Data records

=====

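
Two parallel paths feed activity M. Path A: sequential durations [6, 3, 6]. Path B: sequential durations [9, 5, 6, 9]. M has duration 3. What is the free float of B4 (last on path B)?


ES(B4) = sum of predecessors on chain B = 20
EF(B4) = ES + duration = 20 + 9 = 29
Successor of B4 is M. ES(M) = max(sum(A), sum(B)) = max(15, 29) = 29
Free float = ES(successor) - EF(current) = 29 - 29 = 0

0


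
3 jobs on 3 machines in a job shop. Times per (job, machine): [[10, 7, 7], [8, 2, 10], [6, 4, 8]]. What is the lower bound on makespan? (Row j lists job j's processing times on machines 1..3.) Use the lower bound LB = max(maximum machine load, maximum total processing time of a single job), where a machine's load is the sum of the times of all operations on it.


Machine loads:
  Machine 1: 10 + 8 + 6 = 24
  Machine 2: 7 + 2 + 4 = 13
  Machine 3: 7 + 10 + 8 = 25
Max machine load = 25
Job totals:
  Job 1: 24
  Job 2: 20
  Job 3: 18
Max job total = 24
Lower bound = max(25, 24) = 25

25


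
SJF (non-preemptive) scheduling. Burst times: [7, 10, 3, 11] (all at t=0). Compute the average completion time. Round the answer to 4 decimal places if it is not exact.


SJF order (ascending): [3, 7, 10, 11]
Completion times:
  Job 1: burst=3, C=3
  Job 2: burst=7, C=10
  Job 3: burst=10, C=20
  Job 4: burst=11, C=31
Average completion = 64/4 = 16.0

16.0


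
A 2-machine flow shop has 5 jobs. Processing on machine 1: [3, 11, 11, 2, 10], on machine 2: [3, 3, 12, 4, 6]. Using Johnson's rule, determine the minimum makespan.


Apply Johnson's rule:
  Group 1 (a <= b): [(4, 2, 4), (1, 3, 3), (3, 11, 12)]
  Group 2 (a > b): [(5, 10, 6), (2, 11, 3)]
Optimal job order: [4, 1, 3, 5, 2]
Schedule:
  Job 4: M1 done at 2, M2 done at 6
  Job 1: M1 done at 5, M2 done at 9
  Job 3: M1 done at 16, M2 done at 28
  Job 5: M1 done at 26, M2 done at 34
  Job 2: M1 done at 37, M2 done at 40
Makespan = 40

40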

=====

-- What is needed --
Set down exactly, and only, the lines from the one containing "SJF (non-preemptive) scheduling." through the final line of the entries above.

-- Response --
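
SJF (non-preemptive) scheduling. Burst times: [7, 10, 3, 11] (all at t=0). Compute the average completion time. Round the answer to 4 decimal places if it is not exact.


SJF order (ascending): [3, 7, 10, 11]
Completion times:
  Job 1: burst=3, C=3
  Job 2: burst=7, C=10
  Job 3: burst=10, C=20
  Job 4: burst=11, C=31
Average completion = 64/4 = 16.0

16.0


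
A 2-machine flow shop has 5 jobs. Processing on machine 1: [3, 11, 11, 2, 10], on machine 2: [3, 3, 12, 4, 6]. Using Johnson's rule, determine the minimum makespan.


Apply Johnson's rule:
  Group 1 (a <= b): [(4, 2, 4), (1, 3, 3), (3, 11, 12)]
  Group 2 (a > b): [(5, 10, 6), (2, 11, 3)]
Optimal job order: [4, 1, 3, 5, 2]
Schedule:
  Job 4: M1 done at 2, M2 done at 6
  Job 1: M1 done at 5, M2 done at 9
  Job 3: M1 done at 16, M2 done at 28
  Job 5: M1 done at 26, M2 done at 34
  Job 2: M1 done at 37, M2 done at 40
Makespan = 40

40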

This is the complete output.